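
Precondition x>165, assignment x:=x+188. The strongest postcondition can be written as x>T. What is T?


Formula: sp(P, x:=E) = exists old_x. (x = E[old_x/x]) AND P[old_x/x] (old_x is the value of x before the assignment; eliminate old_x by solving x = E[old_x/x] for old_x)
Step 1: Precondition P: x>165, i.e. old_x > 165
Step 2: Assignment gives x = old_x + 188, so old_x = x - 188
Step 3: Substitute into P: x - 188 > 165
Step 4: Simplify: x > 165+188 = 353

353


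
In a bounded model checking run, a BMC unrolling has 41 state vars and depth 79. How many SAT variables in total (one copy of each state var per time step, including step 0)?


BMC unrolls to depth k, creating one copy of each state var for steps 0..k.
Step count = 79 + 1 = 80 (steps 0 through 79)
Vars per step = 41
Total = 41 * 80 = 3280

3280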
━━━━━━━━━━━━━━━━
TASK OBJECTIVE: Transcribe the listing above exactly as shown.

RESPONSE BELOW:
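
Precondition x>165, assignment x:=x+188. The strongest postcondition can be written as x>T. What is T?


Formula: sp(P, x:=E) = exists old_x. (x = E[old_x/x]) AND P[old_x/x] (old_x is the value of x before the assignment; eliminate old_x by solving x = E[old_x/x] for old_x)
Step 1: Precondition P: x>165, i.e. old_x > 165
Step 2: Assignment gives x = old_x + 188, so old_x = x - 188
Step 3: Substitute into P: x - 188 > 165
Step 4: Simplify: x > 165+188 = 353

353


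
In a bounded model checking run, a BMC unrolling has 41 state vars and depth 79. How many SAT variables in total (one copy of each state var per time step, including step 0)?


BMC unrolls to depth k, creating one copy of each state var for steps 0..k.
Step count = 79 + 1 = 80 (steps 0 through 79)
Vars per step = 41
Total = 41 * 80 = 3280

3280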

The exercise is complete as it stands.